- Opening Delimiter -

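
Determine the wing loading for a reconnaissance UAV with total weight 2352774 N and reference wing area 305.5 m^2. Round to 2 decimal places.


Step 1: Wing loading = W / S = 2352774 / 305.5
Step 2: Wing loading = 7701.39 N/m^2

7701.39


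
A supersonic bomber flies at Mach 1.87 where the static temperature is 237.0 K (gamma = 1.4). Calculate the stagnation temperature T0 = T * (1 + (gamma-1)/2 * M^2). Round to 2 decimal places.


Step 1: (gamma-1)/2 = 0.2
Step 2: M^2 = 3.4969
Step 3: 1 + 0.2 * 3.4969 = 1.69938
Step 4: T0 = 237.0 * 1.69938 = 402.75 K

402.75


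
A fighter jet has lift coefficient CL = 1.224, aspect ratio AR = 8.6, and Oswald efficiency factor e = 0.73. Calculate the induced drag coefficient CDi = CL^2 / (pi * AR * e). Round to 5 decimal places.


Step 1: CL^2 = 1.224^2 = 1.498176
Step 2: pi * AR * e = 3.14159 * 8.6 * 0.73 = 19.722919
Step 3: CDi = 1.498176 / 19.722919 = 0.07596

0.07596


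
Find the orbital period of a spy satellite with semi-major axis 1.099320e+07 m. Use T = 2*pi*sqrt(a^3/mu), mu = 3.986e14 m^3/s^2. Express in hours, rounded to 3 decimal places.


Step 1: a^3 / mu = 1.328533e+21 / 3.986e14 = 3.332998e+06
Step 2: sqrt(3.332998e+06) = 1825.6501 s
Step 3: T = 2*pi * 1825.6501 = 11470.9 s
Step 4: T in hours = 11470.9 / 3600 = 3.186 hours

3.186


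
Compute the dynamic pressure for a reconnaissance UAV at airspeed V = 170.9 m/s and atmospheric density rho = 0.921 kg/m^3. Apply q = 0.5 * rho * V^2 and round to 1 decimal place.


Step 1: V^2 = 170.9^2 = 29206.81
Step 2: q = 0.5 * 0.921 * 29206.81
Step 3: q = 13449.7 Pa

13449.7


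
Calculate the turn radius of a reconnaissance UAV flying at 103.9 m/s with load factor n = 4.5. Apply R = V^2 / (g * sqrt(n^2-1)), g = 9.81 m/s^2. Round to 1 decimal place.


Step 1: V^2 = 103.9^2 = 10795.21
Step 2: n^2 - 1 = 4.5^2 - 1 = 19.25
Step 3: sqrt(19.25) = 4.387482
Step 4: R = 10795.21 / (9.81 * 4.387482) = 250.8 m

250.8


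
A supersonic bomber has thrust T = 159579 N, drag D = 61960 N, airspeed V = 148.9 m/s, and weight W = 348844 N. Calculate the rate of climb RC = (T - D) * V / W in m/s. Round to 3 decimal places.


Step 1: Excess thrust = T - D = 159579 - 61960 = 97619 N
Step 2: Excess power = 97619 * 148.9 = 14535469.1 W
Step 3: RC = 14535469.1 / 348844 = 41.668 m/s

41.668


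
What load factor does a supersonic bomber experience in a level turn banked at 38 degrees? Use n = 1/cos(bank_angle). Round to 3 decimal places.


Step 1: Convert 38 degrees to radians = 0.663225
Step 2: cos(38 deg) = 0.788011
Step 3: n = 1 / 0.788011 = 1.269

1.269


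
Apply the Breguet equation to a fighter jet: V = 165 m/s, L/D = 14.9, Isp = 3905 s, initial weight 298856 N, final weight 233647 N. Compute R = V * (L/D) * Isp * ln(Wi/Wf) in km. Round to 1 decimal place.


Step 1: Coefficient = V * (L/D) * Isp = 165 * 14.9 * 3905 = 9600442.5 m
Step 2: Wi/Wf = 298856 / 233647 = 1.279092
Step 3: ln(1.279092) = 0.24615
Step 4: R = 9600442.5 * 0.24615 = 2363153.0 m = 2363.2 km

2363.2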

- Closing Delimiter -

TASK: Write out again, exactly, the lines from the one holding "Apply the Breguet" through the end of the listing, with both ends included.

EXERCISE ANSWER:
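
Apply the Breguet equation to a fighter jet: V = 165 m/s, L/D = 14.9, Isp = 3905 s, initial weight 298856 N, final weight 233647 N. Compute R = V * (L/D) * Isp * ln(Wi/Wf) in km. Round to 1 decimal place.


Step 1: Coefficient = V * (L/D) * Isp = 165 * 14.9 * 3905 = 9600442.5 m
Step 2: Wi/Wf = 298856 / 233647 = 1.279092
Step 3: ln(1.279092) = 0.24615
Step 4: R = 9600442.5 * 0.24615 = 2363153.0 m = 2363.2 km

2363.2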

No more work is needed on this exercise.